■ ACTION ITEM
From first line to last, the records below are to be duplicated exactly.

■ Records from a data collection

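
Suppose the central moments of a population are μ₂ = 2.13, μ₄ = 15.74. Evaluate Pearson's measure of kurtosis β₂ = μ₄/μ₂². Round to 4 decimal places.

3.4693

μ₂² = 2.13² = 4.53690
μ₄/μ₂² = 15.74 / 4.53690 = 3.46933
β₂ ≈ 3.4693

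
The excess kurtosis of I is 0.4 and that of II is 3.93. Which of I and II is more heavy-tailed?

II

Higher excess kurtosis ⇒ heavier tails relative to the normal distribution.
0.4 vs 3.93: the larger is 3.93, so II has heavier tails.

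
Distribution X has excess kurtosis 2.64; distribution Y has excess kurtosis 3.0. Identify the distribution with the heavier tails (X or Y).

Higher excess kurtosis ⇒ heavier tails relative to the normal distribution.
2.64 vs 3.0: the larger is 3.0, so Y has heavier tails.

Y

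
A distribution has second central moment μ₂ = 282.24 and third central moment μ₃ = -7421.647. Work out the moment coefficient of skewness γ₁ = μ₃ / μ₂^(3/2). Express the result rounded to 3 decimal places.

σ = √μ₂ = √282.24 = 16.80000
σ³ = μ₂^(3/2) = 4741.63200
γ₁ = μ₃/σ³ = -7421.647 / 4741.63200 ≈ -1.565

-1.565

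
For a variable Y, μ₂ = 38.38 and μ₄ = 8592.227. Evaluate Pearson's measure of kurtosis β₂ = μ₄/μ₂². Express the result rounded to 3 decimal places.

5.833

μ₂² = 38.38² = 1473.02440
μ₄/μ₂² = 8592.227 / 1473.02440 = 5.83305
β₂ ≈ 5.833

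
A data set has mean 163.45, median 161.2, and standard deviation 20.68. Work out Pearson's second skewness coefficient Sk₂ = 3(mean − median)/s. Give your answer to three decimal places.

0.326

Sk₂ = 3(163.45 − 161.2) / 20.68 = 3 × 2.2500 / 20.68
    = 6.7500 / 20.68 ≈ 0.326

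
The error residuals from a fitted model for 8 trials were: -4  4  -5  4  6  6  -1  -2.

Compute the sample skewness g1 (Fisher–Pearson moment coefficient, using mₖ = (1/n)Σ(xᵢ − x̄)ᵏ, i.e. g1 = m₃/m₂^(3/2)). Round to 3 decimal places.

-0.120

x̄ = (-4 + 4 - 5 + 4 + 6 + 6 - 1 - 2) / 8 = 1.0000
deviations (xᵢ − x̄): -5.0000, 3.0000, -6.0000, 3.0000, 5.0000, 5.0000, -2.0000, -3.0000
Σ(xᵢ − x̄)² = 142.0000 ⇒ m₂ = 142.0000/8 = 17.75000
Σ(xᵢ − x̄)³ = -72.0000 ⇒ m₃ = -72.0000/8 = -9.00000
m₂^(3/2) = 17.75000^(1.5) = 74.78208
g1 = m₃ / m₂^(3/2) = -9.00000 / 74.78208 ≈ -0.120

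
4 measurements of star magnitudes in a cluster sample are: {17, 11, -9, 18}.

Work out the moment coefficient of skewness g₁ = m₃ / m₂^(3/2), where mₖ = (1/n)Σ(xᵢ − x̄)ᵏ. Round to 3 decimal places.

-0.961

x̄ = (17 + 11 - 9 + 18) / 4 = 9.2500
deviations (xᵢ − x̄): 7.7500, 1.7500, -18.2500, 8.7500
Σ(xᵢ − x̄)² = 472.7500 ⇒ m₂ = 472.7500/4 = 118.18750
Σ(xᵢ − x̄)³ = -4937.6250 ⇒ m₃ = -4937.6250/4 = -1234.40625
m₂^(3/2) = 118.18750^(1.5) = 1284.86447
g₁ = m₃ / m₂^(3/2) = -1234.40625 / 1284.86447 ≈ -0.961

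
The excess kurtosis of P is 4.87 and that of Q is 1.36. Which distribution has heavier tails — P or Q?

Higher excess kurtosis ⇒ heavier tails relative to the normal distribution.
4.87 vs 1.36: the larger is 4.87, so P has heavier tails.

P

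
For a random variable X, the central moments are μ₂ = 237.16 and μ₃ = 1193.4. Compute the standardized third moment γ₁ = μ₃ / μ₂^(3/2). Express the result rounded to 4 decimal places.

0.3268

σ = √μ₂ = √237.16 = 15.40000
σ³ = μ₂^(3/2) = 3652.26400
γ₁ = μ₃/σ³ = 1193.4 / 3652.26400 ≈ 0.3268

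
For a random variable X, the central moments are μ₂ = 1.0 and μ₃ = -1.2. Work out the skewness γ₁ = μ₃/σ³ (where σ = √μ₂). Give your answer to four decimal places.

-1.2000

σ = √μ₂ = √1.0 = 1.00000
σ³ = μ₂^(3/2) = 1.00000
γ₁ = μ₃/σ³ = -1.2 / 1.00000 ≈ -1.2000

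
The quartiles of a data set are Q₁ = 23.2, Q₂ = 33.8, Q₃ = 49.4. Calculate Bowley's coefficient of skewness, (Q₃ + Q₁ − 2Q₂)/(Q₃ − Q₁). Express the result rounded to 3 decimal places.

0.191

numerator: Q₃ + Q₁ − 2Q₂ = 49.4 + 23.2 − 2×33.8 = 5.0000
denominator: Q₃ − Q₁ = 49.4 − 23.2 = 26.2000
Bowley skewness = 5.0000 / 26.2000 ≈ 0.191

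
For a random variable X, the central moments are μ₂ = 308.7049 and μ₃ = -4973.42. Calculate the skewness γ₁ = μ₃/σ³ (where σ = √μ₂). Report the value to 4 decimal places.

σ = √μ₂ = √308.7049 = 17.57000
σ³ = μ₂^(3/2) = 5423.94509
γ₁ = μ₃/σ³ = -4973.42 / 5423.94509 ≈ -0.9169

-0.9169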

■ SOLUTION FOR THIS EXERCISE
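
Suppose the central moments of a population are μ₂ = 2.13, μ₄ = 15.74. Evaluate Pearson's measure of kurtosis β₂ = μ₄/μ₂². Round to 4 decimal places.

3.4693

μ₂² = 2.13² = 4.53690
μ₄/μ₂² = 15.74 / 4.53690 = 3.46933
β₂ ≈ 3.4693

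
The excess kurtosis of I is 0.4 and that of II is 3.93. Which of I and II is more heavy-tailed?

II

Higher excess kurtosis ⇒ heavier tails relative to the normal distribution.
0.4 vs 3.93: the larger is 3.93, so II has heavier tails.

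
Distribution X has excess kurtosis 2.64; distribution Y has excess kurtosis 3.0. Identify the distribution with the heavier tails (X or Y).

Higher excess kurtosis ⇒ heavier tails relative to the normal distribution.
2.64 vs 3.0: the larger is 3.0, so Y has heavier tails.

Y

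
A distribution has second central moment μ₂ = 282.24 and third central moment μ₃ = -7421.647. Work out the moment coefficient of skewness γ₁ = μ₃ / μ₂^(3/2). Express the result rounded to 3 decimal places.

σ = √μ₂ = √282.24 = 16.80000
σ³ = μ₂^(3/2) = 4741.63200
γ₁ = μ₃/σ³ = -7421.647 / 4741.63200 ≈ -1.565

-1.565

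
For a variable Y, μ₂ = 38.38 and μ₄ = 8592.227. Evaluate Pearson's measure of kurtosis β₂ = μ₄/μ₂². Express the result rounded to 3 decimal places.

5.833

μ₂² = 38.38² = 1473.02440
μ₄/μ₂² = 8592.227 / 1473.02440 = 5.83305
β₂ ≈ 5.833

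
A data set has mean 163.45, median 161.2, and standard deviation 20.68. Work out Pearson's second skewness coefficient Sk₂ = 3(mean − median)/s. Give your answer to three decimal places.

0.326

Sk₂ = 3(163.45 − 161.2) / 20.68 = 3 × 2.2500 / 20.68
    = 6.7500 / 20.68 ≈ 0.326

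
The error residuals from a fitted model for 8 trials were: -4  4  -5  4  6  6  -1  -2.

Compute the sample skewness g1 (Fisher–Pearson moment coefficient, using mₖ = (1/n)Σ(xᵢ − x̄)ᵏ, i.e. g1 = m₃/m₂^(3/2)). Round to 3 decimal places.

-0.120

x̄ = (-4 + 4 - 5 + 4 + 6 + 6 - 1 - 2) / 8 = 1.0000
deviations (xᵢ − x̄): -5.0000, 3.0000, -6.0000, 3.0000, 5.0000, 5.0000, -2.0000, -3.0000
Σ(xᵢ − x̄)² = 142.0000 ⇒ m₂ = 142.0000/8 = 17.75000
Σ(xᵢ − x̄)³ = -72.0000 ⇒ m₃ = -72.0000/8 = -9.00000
m₂^(3/2) = 17.75000^(1.5) = 74.78208
g1 = m₃ / m₂^(3/2) = -9.00000 / 74.78208 ≈ -0.120

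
4 measurements of star magnitudes in a cluster sample are: {17, 11, -9, 18}.

Work out the moment coefficient of skewness g₁ = m₃ / m₂^(3/2), where mₖ = (1/n)Σ(xᵢ − x̄)ᵏ. Round to 3 decimal places.

-0.961

x̄ = (17 + 11 - 9 + 18) / 4 = 9.2500
deviations (xᵢ − x̄): 7.7500, 1.7500, -18.2500, 8.7500
Σ(xᵢ − x̄)² = 472.7500 ⇒ m₂ = 472.7500/4 = 118.18750
Σ(xᵢ − x̄)³ = -4937.6250 ⇒ m₃ = -4937.6250/4 = -1234.40625
m₂^(3/2) = 118.18750^(1.5) = 1284.86447
g₁ = m₃ / m₂^(3/2) = -1234.40625 / 1284.86447 ≈ -0.961

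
The excess kurtosis of P is 4.87 and that of Q is 1.36. Which distribution has heavier tails — P or Q?

Higher excess kurtosis ⇒ heavier tails relative to the normal distribution.
4.87 vs 1.36: the larger is 4.87, so P has heavier tails.

P

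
For a random variable X, the central moments are μ₂ = 237.16 and μ₃ = 1193.4. Compute the standardized third moment γ₁ = μ₃ / μ₂^(3/2). Express the result rounded to 4 decimal places.

0.3268

σ = √μ₂ = √237.16 = 15.40000
σ³ = μ₂^(3/2) = 3652.26400
γ₁ = μ₃/σ³ = 1193.4 / 3652.26400 ≈ 0.3268

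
For a random variable X, the central moments are μ₂ = 1.0 and μ₃ = -1.2. Work out the skewness γ₁ = μ₃/σ³ (where σ = √μ₂). Give your answer to four decimal places.

-1.2000

σ = √μ₂ = √1.0 = 1.00000
σ³ = μ₂^(3/2) = 1.00000
γ₁ = μ₃/σ³ = -1.2 / 1.00000 ≈ -1.2000

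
The quartiles of a data set are Q₁ = 23.2, Q₂ = 33.8, Q₃ = 49.4. Calculate Bowley's coefficient of skewness, (Q₃ + Q₁ − 2Q₂)/(Q₃ − Q₁). Express the result rounded to 3 decimal places.

0.191

numerator: Q₃ + Q₁ − 2Q₂ = 49.4 + 23.2 − 2×33.8 = 5.0000
denominator: Q₃ − Q₁ = 49.4 − 23.2 = 26.2000
Bowley skewness = 5.0000 / 26.2000 ≈ 0.191

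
For a random variable X, the central moments are μ₂ = 308.7049 and μ₃ = -4973.42. Calculate the skewness γ₁ = μ₃/σ³ (where σ = √μ₂). Report the value to 4 decimal places.

σ = √μ₂ = √308.7049 = 17.57000
σ³ = μ₂^(3/2) = 5423.94509
γ₁ = μ₃/σ³ = -4973.42 / 5423.94509 ≈ -0.9169

-0.9169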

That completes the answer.